EXTRACTED ENTRIES:
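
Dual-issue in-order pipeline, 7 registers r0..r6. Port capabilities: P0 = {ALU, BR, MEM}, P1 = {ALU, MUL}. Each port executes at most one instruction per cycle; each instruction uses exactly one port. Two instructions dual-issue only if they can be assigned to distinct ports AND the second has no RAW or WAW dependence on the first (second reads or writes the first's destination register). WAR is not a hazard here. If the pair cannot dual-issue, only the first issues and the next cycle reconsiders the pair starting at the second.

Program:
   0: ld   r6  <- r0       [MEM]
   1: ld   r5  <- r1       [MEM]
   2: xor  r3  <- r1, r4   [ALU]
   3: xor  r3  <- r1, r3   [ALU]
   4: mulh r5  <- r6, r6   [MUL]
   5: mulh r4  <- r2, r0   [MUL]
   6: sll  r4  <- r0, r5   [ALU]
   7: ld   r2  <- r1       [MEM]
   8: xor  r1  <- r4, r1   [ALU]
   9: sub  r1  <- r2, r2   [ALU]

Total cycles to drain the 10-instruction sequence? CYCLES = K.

CYCLES = 7

t=0 i0:ld.MEM ; no-port MEM/MEM
t=1 i1&i2:ld.MEM;xor.ALU ; 2-wide
t=2 i3&i4:xor.ALU;mulh.MUL ; 2-wide
t=3 i5:mulh.MUL ; WAW r4
t=4 i6&i7:sll.ALU;ld.MEM ; 2-wide
t=5 i8:xor.ALU ; WAW r1
t=6 i9:sub.ALU ; tail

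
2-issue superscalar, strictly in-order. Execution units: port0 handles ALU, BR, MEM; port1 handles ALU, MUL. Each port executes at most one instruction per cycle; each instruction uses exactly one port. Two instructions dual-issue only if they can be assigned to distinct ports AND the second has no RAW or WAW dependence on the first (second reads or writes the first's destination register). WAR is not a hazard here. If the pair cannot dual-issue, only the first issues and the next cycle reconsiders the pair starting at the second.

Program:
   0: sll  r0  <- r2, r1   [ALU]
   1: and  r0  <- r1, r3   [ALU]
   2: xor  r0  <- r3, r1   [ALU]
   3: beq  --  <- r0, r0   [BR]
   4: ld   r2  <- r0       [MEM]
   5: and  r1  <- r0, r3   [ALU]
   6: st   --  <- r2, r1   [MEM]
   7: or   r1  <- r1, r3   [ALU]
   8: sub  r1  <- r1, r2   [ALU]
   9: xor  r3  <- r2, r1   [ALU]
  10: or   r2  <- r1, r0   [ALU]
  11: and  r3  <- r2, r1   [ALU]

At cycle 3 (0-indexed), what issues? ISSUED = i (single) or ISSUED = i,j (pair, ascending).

t=0 i0:sll.ALU ; WAW r0
t=1 i1:and.ALU ; WAW r0
t=2 i2:xor.ALU ; RAW r0
t=3 i3:beq.BR ; no-port BR/MEM
t=4 i4,i5:ld.MEM and.ALU ; dual
t=5 i6,i7:st.MEM or.ALU ; dual
t=6 i8:sub.ALU ; RAW r1
t=7 i9,i10:xor.ALU or.ALU ; dual
t=8 i11:and.ALU ; tail

ISSUED = 3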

AIM OF THE EXERCISE:
All lines from the one with "At cycle 3 (0-indexed), what" onward to the end of the records above should be repeated exactly, and only those lines.

TASK RESULT:
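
At cycle 3 (0-indexed), what issues? ISSUED = i (single) or ISSUED = i,j (pair, ascending).

t=0 i0:sll.ALU ; WAW r0
t=1 i1:and.ALU ; WAW r0
t=2 i2:xor.ALU ; RAW r0
t=3 i3:beq.BR ; no-port BR/MEM
t=4 i4,i5:ld.MEM and.ALU ; dual
t=5 i6,i7:st.MEM or.ALU ; dual
t=6 i8:sub.ALU ; RAW r1
t=7 i9,i10:xor.ALU or.ALU ; dual
t=8 i11:and.ALU ; tail

ISSUED = 3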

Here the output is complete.